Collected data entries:
Segment Open

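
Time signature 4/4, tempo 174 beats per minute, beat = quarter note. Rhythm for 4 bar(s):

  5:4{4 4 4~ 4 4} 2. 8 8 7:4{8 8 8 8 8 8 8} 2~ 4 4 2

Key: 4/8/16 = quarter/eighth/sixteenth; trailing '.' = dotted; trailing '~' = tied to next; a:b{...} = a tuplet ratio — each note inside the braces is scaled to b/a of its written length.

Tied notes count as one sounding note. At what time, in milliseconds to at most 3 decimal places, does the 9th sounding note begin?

1. 0.0ms @ 0 + 275.862ms (4/5)
2. 275.862ms @ 4/5 + 275.862ms (4/5)
3. 551.724ms @ 8/5 + 551.724ms (8/5)
4. 1103.448ms @ 16/5 + 275.862ms (4/5)
5. 1379.31ms @ 4 + 1034.483ms (3)
6. 2413.793ms @ 7 + 172.414ms (1/2)
7. 2586.207ms @ 15/2 + 172.414ms (1/2)
8. 2758.621ms @ 8 + 98.522ms (2/7)
9. 2857.143ms @ 58/7 + 98.522ms (2/7)
10. 2955.665ms @ 60/7 + 98.522ms (2/7)
11. 3054.187ms @ 62/7 + 98.522ms (2/7)
12. 3152.709ms @ 64/7 + 98.522ms (2/7)
13. 3251.232ms @ 66/7 + 98.522ms (2/7)
14. 3349.754ms @ 68/7 + 98.522ms (2/7)
15. 3448.276ms @ 10 + 1034.483ms (3)
16. 4482.759ms @ 13 + 344.828ms (1)
17. 4827.586ms @ 14 + 689.655ms (2)

note 9 onset = 58/7b = 2857.143ms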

Segment Closed

Reproduce, please, every line of the records above without alteration.

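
Time signature 4/4, tempo 174 beats per minute, beat = quarter note. Rhythm for 4 bar(s):

  5:4{4 4 4~ 4 4} 2. 8 8 7:4{8 8 8 8 8 8 8} 2~ 4 4 2

Key: 4/8/16 = quarter/eighth/sixteenth; trailing '.' = dotted; trailing '~' = tied to next; a:b{...} = a tuplet ratio — each note inside the braces is scaled to b/a of its written length.

Tied notes count as one sounding note. At what time, in milliseconds to at most 3 decimal places, does the 9th sounding note begin?

1. 0.0ms @ 0 + 275.862ms (4/5)
2. 275.862ms @ 4/5 + 275.862ms (4/5)
3. 551.724ms @ 8/5 + 551.724ms (8/5)
4. 1103.448ms @ 16/5 + 275.862ms (4/5)
5. 1379.31ms @ 4 + 1034.483ms (3)
6. 2413.793ms @ 7 + 172.414ms (1/2)
7. 2586.207ms @ 15/2 + 172.414ms (1/2)
8. 2758.621ms @ 8 + 98.522ms (2/7)
9. 2857.143ms @ 58/7 + 98.522ms (2/7)
10. 2955.665ms @ 60/7 + 98.522ms (2/7)
11. 3054.187ms @ 62/7 + 98.522ms (2/7)
12. 3152.709ms @ 64/7 + 98.522ms (2/7)
13. 3251.232ms @ 66/7 + 98.522ms (2/7)
14. 3349.754ms @ 68/7 + 98.522ms (2/7)
15. 3448.276ms @ 10 + 1034.483ms (3)
16. 4482.759ms @ 13 + 344.828ms (1)
17. 4827.586ms @ 14 + 689.655ms (2)

note 9 onset = 58/7b = 2857.143ms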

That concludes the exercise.